- **YOUR INSTRUCTIONS**:
Copy whichever lines of the data hold the word "among".

- **SOURCE MATERIAL**:
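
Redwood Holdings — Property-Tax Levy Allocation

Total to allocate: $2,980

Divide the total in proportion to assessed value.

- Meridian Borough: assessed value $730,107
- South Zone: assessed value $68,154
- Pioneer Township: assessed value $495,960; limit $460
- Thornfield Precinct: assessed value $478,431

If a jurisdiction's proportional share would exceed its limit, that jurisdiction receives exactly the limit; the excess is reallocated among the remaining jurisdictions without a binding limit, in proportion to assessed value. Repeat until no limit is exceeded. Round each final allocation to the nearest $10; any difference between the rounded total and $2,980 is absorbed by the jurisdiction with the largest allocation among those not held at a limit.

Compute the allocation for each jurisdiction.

Meridian Borough: $1,450; South Zone: $130; Pioneer Township: $460; Thornfield Precinct: $940

Combined assessed value = 1,772,652.
Pro-rata shares before constraints: Meridian Borough 1,227.38; South Zone 114.57; Pioneer Township 833.76; Thornfield Precinct 804.29.
Capped: Pioneer Township ($460); remaining pool $2,520 reallocated over remaining assessed value 1,276,692.
Shares after redistribution: Meridian Borough 1,441.12 → $1,440; South Zone 134.53 → $130; Thornfield Precinct 944.35 → $940.
Rounding difference +$10 applied to Meridian Borough → $1,450.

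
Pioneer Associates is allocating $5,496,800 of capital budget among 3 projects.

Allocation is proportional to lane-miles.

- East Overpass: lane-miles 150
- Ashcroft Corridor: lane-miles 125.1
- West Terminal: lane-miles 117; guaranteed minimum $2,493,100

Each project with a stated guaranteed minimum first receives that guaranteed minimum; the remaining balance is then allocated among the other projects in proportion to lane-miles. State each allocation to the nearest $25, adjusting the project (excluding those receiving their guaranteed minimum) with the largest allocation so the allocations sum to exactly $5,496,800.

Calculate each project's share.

East Overpass: $1,637,775 | Ashcroft Corridor: $1,365,925 | West Terminal: $2,493,100

Fund the minimums — West Terminal $2,493,100. Balance $3,003,700.
Balance split over remaining lane-miles 275.1: East Overpass 1,637,786.26 → $1,637,775; Ashcroft Corridor 1,365,913.74 → $1,365,925.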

- **WRITTEN RESPONSE**:
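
If a jurisdiction's proportional share would exceed its limit, that jurisdiction receives exactly the limit; the excess is reallocated among the remaining jurisdictions without a binding limit, in proportion to assessed value. Repeat until no limit is exceeded. Round each final allocation to the nearest $10; any difference between the rounded total and $2,980 is absorbed by the jurisdiction with the largest allocation among those not held at a limit.
Pioneer Associates is allocating $5,496,800 of capital budget among 3 projects.
Each project with a stated guaranteed minimum first receives that guaranteed minimum; the remaining balance is then allocated among the other projects in proportion to lane-miles. State each allocation to the nearest $25, adjusting the project (excluding those receiving their guaranteed minimum) with the largest allocation so the allocations sum to exactly $5,496,800.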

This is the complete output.